WHAT NEEDS TO BE DONE ▸
Copy all lines holding the word "before" from the entries.

[Collected data entries]
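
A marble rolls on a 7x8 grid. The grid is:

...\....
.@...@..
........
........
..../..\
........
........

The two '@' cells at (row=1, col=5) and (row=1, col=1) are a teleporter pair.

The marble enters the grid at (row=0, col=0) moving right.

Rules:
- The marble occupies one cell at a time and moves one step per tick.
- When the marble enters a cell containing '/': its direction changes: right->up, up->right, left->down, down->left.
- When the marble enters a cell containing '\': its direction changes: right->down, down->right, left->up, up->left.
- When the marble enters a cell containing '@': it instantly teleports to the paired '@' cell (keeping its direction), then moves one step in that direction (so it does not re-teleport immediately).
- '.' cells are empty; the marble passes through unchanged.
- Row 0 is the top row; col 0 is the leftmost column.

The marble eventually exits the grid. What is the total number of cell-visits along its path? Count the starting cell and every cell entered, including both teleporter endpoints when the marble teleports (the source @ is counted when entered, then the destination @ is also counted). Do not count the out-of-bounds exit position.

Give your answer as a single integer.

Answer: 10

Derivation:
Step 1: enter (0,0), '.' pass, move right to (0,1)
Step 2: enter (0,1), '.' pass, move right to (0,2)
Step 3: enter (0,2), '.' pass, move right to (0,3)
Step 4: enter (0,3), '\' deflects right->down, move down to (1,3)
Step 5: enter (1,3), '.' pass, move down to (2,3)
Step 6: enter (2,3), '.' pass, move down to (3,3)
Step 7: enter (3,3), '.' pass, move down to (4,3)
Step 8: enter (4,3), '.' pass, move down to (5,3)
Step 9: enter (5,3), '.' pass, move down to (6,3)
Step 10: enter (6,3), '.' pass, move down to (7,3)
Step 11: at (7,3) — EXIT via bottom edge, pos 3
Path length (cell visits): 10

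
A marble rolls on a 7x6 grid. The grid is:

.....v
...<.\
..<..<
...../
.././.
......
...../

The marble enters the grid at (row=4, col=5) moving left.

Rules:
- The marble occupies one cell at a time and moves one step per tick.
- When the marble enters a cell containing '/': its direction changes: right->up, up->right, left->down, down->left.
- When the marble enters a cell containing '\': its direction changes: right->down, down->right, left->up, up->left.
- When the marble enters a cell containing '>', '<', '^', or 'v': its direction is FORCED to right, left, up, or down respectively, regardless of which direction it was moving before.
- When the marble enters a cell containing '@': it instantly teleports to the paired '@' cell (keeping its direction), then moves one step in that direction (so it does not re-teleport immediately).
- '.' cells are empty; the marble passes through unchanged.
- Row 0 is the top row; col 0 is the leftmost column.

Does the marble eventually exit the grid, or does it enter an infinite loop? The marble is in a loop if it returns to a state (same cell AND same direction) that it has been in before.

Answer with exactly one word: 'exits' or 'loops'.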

* * *

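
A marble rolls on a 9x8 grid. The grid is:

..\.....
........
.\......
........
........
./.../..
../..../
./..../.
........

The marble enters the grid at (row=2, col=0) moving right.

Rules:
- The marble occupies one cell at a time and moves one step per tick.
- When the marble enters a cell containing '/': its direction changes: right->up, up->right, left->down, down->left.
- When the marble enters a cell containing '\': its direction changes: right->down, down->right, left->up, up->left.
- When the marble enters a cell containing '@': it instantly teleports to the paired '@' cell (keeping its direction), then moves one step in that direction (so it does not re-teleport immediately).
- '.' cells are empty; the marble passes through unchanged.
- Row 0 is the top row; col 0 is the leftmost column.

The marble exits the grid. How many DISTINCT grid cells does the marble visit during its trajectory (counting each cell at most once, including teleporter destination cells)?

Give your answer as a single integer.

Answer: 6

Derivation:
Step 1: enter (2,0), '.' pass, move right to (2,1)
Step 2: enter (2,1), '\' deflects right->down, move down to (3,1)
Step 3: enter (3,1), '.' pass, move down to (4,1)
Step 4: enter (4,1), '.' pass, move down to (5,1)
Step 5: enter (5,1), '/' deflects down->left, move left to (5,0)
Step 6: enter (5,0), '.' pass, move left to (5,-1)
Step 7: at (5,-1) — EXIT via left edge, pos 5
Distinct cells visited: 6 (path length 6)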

RESPONSE BOX ▸
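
- When the marble enters a cell containing '>', '<', '^', or 'v': its direction is FORCED to right, left, up, or down respectively, regardless of which direction it was moving before.
Does the marble eventually exit the grid, or does it enter an infinite loop? The marble is in a loop if it returns to a state (same cell AND same direction) that it has been in before.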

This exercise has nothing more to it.